Exercise directions
Give back all the records exactly, keeping every line whole.

======== Data supplied

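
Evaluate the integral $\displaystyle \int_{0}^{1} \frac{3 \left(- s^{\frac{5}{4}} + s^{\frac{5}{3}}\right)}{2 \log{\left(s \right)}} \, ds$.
$- \log{\left(\frac{81 \sqrt{6}}{256} \right)}$

Introduce a parameter $a$ in the exponent: let $I(a) = \int_{0}^{1} \frac{3 \left(s^{\frac{5}{3}} - s^{a}\right)}{2 \log{\left(s \right)}} \, ds$.

Since $\dfrac{\partial}{\partial a}\,s^{a} = s^{a} \ln s$, the $\ln s$ in the denominator cancels and
$$\frac{dI}{da} = \int_{0}^{1} - \frac{3}{2} s^{a} \, ds = - \frac{3}{2} \left[\frac{s^{a+1}}{a+1}\right]_0^1 = - \frac{3}{2 a + 2}.$$

Integrating with respect to $a$ gives $I(a) = - \log{\left(\frac{3 \sqrt{6} \left(a + 1\right)^{\frac{3}{2}}}{32} \right)} + C$.

At $a = \frac{5}{3}$ the integrand is identically $0$, so $I(\frac{5}{3}) = 0$. The closed form gives $0$, hence $C = 0$.

Setting $a = \frac{5}{4}$:
$$I = - \log{\left(\frac{81 \sqrt{6}}{256} \right)}.$$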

================

Your solution
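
Evaluate the integral $\displaystyle \int_{0}^{1} \frac{3 \left(- s^{\frac{5}{4}} + s^{\frac{5}{3}}\right)}{2 \log{\left(s \right)}} \, ds$.
$- \log{\left(\frac{81 \sqrt{6}}{256} \right)}$

Introduce a parameter $a$ in the exponent: let $I(a) = \int_{0}^{1} \frac{3 \left(s^{\frac{5}{3}} - s^{a}\right)}{2 \log{\left(s \right)}} \, ds$.

Since $\dfrac{\partial}{\partial a}\,s^{a} = s^{a} \ln s$, the $\ln s$ in the denominator cancels and
$$\frac{dI}{da} = \int_{0}^{1} - \frac{3}{2} s^{a} \, ds = - \frac{3}{2} \left[\frac{s^{a+1}}{a+1}\right]_0^1 = - \frac{3}{2 a + 2}.$$

Integrating with respect to $a$ gives $I(a) = - \log{\left(\frac{3 \sqrt{6} \left(a + 1\right)^{\frac{3}{2}}}{32} \right)} + C$.

At $a = \frac{5}{3}$ the integrand is identically $0$, so $I(\frac{5}{3}) = 0$. The closed form gives $0$, hence $C = 0$.

Setting $a = \frac{5}{4}$:
$$I = - \log{\left(\frac{81 \sqrt{6}}{256} \right)}.$$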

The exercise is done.